WHAT IS EXPECTED:
Copy out the entire listing precisely.
··········
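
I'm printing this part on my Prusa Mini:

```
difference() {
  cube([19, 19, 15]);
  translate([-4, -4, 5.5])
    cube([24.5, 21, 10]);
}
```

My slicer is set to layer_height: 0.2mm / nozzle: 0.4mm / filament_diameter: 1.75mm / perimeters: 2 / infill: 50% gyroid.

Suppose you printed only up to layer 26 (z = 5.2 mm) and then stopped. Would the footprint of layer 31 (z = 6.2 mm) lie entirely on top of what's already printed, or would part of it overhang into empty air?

Compare the two slices. At z = 5.2: the 19×19 cube contributes its full rectangle (area 361.00 mm²); the cube at (-4, -4) does not reach this height (z outside [5.5, 15.5]); Taking the first minus the rest: none of the subtracted shapes is present at this height, so the 19×19 cube is unchanged — area = 361.00 mm². At z = 6.2: the 19×19 cube contributes its full rectangle (area 361.00 mm²); the 24.5×21 cube at (-4, -4) contributes its full rectangle (area 514.50 mm²); Subtracting the remaining from the first: starting from the 19×19 cube (361.00 mm²), the 24.5×21 cube at (-4, -4) partially overlaps it — only the 323.00 mm² overlap (of its 514.50 mm²) is removed, clipping the outline — area = 38.00 mm². Checking containment: the cross-section at z = 6.2 is a subset of the cross-section at z = 5.2.

entirely on top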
··········
EXERCISE RESPONSE:
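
I'm printing this part on my Prusa Mini:

```
difference() {
  cube([19, 19, 15]);
  translate([-4, -4, 5.5])
    cube([24.5, 21, 10]);
}
```

My slicer is set to layer_height: 0.2mm / nozzle: 0.4mm / filament_diameter: 1.75mm / perimeters: 2 / infill: 50% gyroid.

Suppose you printed only up to layer 26 (z = 5.2 mm) and then stopped. Would the footprint of layer 31 (z = 6.2 mm) lie entirely on top of what's already printed, or would part of it overhang into empty air?

Compare the two slices. At z = 5.2: the 19×19 cube contributes its full rectangle (area 361.00 mm²); the cube at (-4, -4) does not reach this height (z outside [5.5, 15.5]); Taking the first minus the rest: none of the subtracted shapes is present at this height, so the 19×19 cube is unchanged — area = 361.00 mm². At z = 6.2: the 19×19 cube contributes its full rectangle (area 361.00 mm²); the 24.5×21 cube at (-4, -4) contributes its full rectangle (area 514.50 mm²); Subtracting the remaining from the first: starting from the 19×19 cube (361.00 mm²), the 24.5×21 cube at (-4, -4) partially overlaps it — only the 323.00 mm² overlap (of its 514.50 mm²) is removed, clipping the outline — area = 38.00 mm². Checking containment: the cross-section at z = 6.2 is a subset of the cross-section at z = 5.2.

entirely on top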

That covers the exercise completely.